▸ **How to complete this task**: Return every line below exactly, without dropping any.

[[ Task input, beginning ]]

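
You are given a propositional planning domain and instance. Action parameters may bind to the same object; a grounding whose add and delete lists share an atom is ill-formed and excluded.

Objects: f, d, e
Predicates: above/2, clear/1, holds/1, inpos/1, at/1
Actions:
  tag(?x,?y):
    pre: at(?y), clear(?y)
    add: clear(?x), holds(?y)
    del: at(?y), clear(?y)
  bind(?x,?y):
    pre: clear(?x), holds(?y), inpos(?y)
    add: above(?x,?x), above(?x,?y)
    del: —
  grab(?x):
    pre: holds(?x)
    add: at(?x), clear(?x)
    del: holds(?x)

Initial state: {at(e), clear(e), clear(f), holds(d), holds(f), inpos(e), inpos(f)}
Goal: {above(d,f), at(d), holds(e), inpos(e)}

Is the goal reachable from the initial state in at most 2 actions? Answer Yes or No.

No

1. tag(f,e)  →  {clear(f), holds(d), holds(e), holds(f), inpos(e), inpos(f)}
2. grab(d)  →  {at(d), clear(d), clear(f), holds(e), holds(f), inpos(e), inpos(f)}
3. bind(d,f)  →  {above(d,d), above(d,f), at(d), clear(d), clear(f), holds(e), holds(f), inpos(e), inpos(f)}
optimal plan length = 3; 3 > 2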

[[ Task input, end ]]

▸ **Answer for the task**:
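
You are given a propositional planning domain and instance. Action parameters may bind to the same object; a grounding whose add and delete lists share an atom is ill-formed and excluded.

Objects: f, d, e
Predicates: above/2, clear/1, holds/1, inpos/1, at/1
Actions:
  tag(?x,?y):
    pre: at(?y), clear(?y)
    add: clear(?x), holds(?y)
    del: at(?y), clear(?y)
  bind(?x,?y):
    pre: clear(?x), holds(?y), inpos(?y)
    add: above(?x,?x), above(?x,?y)
    del: —
  grab(?x):
    pre: holds(?x)
    add: at(?x), clear(?x)
    del: holds(?x)

Initial state: {at(e), clear(e), clear(f), holds(d), holds(f), inpos(e), inpos(f)}
Goal: {above(d,f), at(d), holds(e), inpos(e)}

Is the goal reachable from the initial state in at most 2 actions? Answer Yes or No.

No

1. tag(f,e)  →  {clear(f), holds(d), holds(e), holds(f), inpos(e), inpos(f)}
2. grab(d)  →  {at(d), clear(d), clear(f), holds(e), holds(f), inpos(e), inpos(f)}
3. bind(d,f)  →  {above(d,d), above(d,f), at(d), clear(d), clear(f), holds(e), holds(f), inpos(e), inpos(f)}
optimal plan length = 3; 3 > 2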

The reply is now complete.